>>>
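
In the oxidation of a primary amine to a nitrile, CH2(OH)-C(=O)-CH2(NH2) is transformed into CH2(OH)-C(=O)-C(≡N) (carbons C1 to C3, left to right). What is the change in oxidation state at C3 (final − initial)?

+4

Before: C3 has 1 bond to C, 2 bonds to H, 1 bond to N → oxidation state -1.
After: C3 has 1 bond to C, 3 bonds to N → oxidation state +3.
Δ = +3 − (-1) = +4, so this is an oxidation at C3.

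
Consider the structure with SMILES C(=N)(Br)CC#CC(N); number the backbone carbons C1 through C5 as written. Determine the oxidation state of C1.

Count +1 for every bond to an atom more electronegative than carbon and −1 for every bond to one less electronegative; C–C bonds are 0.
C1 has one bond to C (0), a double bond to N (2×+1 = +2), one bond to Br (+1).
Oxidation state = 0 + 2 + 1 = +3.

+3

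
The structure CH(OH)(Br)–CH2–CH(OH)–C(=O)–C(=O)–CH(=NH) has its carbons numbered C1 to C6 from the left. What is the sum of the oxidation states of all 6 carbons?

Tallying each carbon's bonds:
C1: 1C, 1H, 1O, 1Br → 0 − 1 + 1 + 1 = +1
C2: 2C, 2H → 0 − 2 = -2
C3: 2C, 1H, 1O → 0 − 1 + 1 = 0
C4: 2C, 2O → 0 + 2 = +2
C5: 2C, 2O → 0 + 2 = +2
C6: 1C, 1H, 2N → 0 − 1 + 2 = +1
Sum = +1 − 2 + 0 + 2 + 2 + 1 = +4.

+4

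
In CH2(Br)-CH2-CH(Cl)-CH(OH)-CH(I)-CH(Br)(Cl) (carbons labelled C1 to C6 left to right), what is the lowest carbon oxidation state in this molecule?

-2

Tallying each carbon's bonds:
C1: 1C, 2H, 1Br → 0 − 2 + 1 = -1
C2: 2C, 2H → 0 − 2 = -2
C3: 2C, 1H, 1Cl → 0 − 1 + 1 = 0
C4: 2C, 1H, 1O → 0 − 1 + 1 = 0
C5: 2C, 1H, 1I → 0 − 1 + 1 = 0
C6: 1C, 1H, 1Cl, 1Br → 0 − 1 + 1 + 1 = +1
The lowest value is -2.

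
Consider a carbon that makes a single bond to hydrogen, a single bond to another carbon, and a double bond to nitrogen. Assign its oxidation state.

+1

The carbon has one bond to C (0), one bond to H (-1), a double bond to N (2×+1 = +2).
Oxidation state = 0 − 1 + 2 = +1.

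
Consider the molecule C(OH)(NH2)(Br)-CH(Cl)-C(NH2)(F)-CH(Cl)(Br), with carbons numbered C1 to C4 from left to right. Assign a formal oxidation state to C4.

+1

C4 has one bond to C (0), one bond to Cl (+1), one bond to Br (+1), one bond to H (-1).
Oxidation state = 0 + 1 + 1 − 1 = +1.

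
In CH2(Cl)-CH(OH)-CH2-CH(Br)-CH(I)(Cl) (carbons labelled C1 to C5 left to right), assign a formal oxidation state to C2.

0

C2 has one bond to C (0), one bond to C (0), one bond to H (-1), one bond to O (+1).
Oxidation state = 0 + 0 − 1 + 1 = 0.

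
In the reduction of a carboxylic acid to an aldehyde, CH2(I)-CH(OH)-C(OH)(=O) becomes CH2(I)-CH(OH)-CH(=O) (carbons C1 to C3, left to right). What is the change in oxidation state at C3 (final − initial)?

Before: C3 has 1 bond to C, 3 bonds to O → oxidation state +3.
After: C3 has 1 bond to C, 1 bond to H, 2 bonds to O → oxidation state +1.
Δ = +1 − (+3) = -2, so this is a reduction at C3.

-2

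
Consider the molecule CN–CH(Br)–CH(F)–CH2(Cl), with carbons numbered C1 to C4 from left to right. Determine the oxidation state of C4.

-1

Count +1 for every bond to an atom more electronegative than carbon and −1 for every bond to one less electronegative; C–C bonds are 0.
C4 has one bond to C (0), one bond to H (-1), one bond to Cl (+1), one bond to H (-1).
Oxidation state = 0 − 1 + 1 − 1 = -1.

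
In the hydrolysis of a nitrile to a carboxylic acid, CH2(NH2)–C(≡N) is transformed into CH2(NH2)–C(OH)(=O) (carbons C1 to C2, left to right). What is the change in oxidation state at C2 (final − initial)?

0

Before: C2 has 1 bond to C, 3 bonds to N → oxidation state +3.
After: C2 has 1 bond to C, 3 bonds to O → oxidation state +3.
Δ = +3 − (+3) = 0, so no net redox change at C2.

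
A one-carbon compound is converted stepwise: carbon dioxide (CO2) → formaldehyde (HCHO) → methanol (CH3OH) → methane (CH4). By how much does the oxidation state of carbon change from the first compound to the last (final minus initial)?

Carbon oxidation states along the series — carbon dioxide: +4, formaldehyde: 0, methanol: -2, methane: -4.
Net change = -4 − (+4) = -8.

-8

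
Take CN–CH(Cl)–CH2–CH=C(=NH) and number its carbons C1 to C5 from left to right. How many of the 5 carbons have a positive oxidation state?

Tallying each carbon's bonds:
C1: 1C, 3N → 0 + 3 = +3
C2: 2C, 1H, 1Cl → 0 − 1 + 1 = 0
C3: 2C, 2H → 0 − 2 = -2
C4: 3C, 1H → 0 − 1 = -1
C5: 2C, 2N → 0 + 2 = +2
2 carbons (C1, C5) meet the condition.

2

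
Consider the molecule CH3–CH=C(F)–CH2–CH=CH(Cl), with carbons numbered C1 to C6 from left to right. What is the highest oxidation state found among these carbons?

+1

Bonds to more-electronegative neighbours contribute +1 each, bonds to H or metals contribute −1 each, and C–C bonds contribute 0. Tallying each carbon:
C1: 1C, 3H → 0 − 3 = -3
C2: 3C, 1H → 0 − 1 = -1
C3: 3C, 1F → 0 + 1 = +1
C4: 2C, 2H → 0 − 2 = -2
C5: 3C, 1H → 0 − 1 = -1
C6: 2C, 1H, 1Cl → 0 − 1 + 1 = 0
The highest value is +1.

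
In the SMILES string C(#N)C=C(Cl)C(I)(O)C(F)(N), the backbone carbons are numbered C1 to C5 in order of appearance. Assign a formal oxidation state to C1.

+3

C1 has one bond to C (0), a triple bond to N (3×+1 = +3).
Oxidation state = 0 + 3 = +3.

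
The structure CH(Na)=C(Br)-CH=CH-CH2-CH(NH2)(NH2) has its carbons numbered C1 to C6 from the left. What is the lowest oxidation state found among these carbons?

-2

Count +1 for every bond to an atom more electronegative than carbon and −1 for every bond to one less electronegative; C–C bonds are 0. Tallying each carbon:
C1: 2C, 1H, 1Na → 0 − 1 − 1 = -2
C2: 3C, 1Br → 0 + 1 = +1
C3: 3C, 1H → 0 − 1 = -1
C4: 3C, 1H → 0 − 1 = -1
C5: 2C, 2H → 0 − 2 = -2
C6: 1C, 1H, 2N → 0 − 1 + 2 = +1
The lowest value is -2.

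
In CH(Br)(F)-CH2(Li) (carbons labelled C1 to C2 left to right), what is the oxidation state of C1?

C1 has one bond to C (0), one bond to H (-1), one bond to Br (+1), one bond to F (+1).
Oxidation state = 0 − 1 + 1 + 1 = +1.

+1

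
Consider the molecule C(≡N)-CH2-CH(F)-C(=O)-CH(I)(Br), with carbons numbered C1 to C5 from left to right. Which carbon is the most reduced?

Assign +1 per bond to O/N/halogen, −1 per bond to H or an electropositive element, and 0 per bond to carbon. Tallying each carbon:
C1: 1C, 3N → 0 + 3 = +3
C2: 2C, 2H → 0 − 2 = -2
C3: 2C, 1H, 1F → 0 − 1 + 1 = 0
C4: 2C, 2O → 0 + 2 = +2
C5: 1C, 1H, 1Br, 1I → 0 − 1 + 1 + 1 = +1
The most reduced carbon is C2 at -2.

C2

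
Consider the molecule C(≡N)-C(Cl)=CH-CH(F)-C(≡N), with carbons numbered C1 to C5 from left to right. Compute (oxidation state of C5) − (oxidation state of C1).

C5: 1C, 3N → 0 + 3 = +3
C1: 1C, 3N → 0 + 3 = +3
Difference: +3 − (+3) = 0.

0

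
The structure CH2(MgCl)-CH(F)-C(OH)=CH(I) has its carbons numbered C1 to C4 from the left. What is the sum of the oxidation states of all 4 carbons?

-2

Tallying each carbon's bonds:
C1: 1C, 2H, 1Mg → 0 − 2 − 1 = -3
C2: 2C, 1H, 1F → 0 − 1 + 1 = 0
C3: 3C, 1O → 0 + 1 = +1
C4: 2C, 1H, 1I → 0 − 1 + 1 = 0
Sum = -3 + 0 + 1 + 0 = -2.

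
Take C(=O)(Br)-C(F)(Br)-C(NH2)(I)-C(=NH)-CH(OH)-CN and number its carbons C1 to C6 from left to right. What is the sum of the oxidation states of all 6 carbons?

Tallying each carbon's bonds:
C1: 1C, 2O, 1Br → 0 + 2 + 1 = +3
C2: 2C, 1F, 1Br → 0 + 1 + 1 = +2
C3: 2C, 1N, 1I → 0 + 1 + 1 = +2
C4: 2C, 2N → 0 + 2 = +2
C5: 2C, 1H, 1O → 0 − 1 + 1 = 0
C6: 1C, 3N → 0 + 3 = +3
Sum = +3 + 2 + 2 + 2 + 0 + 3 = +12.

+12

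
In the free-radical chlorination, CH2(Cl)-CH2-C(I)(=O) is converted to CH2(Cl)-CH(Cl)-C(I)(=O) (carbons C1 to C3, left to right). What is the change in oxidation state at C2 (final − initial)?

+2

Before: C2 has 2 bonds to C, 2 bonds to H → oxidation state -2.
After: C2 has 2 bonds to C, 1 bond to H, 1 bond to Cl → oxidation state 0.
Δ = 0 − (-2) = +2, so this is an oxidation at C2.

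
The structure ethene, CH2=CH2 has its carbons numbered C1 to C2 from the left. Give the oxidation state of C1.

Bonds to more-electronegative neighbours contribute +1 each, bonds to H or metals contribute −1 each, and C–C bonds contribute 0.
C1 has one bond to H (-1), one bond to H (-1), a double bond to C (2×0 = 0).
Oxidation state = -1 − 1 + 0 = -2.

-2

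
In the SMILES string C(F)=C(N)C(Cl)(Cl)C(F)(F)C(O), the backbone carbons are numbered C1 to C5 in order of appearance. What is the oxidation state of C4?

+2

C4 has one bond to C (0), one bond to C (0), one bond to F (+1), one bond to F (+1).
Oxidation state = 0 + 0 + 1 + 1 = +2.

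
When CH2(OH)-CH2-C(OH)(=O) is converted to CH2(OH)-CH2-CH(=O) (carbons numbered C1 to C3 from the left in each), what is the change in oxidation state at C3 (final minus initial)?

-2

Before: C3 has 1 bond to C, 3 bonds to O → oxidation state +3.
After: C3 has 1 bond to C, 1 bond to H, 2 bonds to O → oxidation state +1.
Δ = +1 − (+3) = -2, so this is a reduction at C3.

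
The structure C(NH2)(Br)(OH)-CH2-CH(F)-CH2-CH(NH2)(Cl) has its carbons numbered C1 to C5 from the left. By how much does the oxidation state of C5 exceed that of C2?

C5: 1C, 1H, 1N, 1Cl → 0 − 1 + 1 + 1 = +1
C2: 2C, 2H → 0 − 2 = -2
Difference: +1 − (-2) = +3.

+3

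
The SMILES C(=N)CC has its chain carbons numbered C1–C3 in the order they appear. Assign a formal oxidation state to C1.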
<<<
▸ **TASK OBJECTIVE**: Output an exact copy of the lines from the one holding "The structure C(NH2)(Br)(OH)-CH2-CH(F)-CH2-CH(NH2)(Cl)" to the last line of the data, inclusive, and nothing beyond that range.

▸ **ANSWER TO THIS EXERCISE**:
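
The structure C(NH2)(Br)(OH)-CH2-CH(F)-CH2-CH(NH2)(Cl) has its carbons numbered C1 to C5 from the left. By how much does the oxidation state of C5 exceed that of C2?

C5: 1C, 1H, 1N, 1Cl → 0 − 1 + 1 + 1 = +1
C2: 2C, 2H → 0 − 2 = -2
Difference: +1 − (-2) = +3.

+3

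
The SMILES C(=N)CC has its chain carbons numbered C1–C3 in the order they appear. Assign a formal oxidation state to C1.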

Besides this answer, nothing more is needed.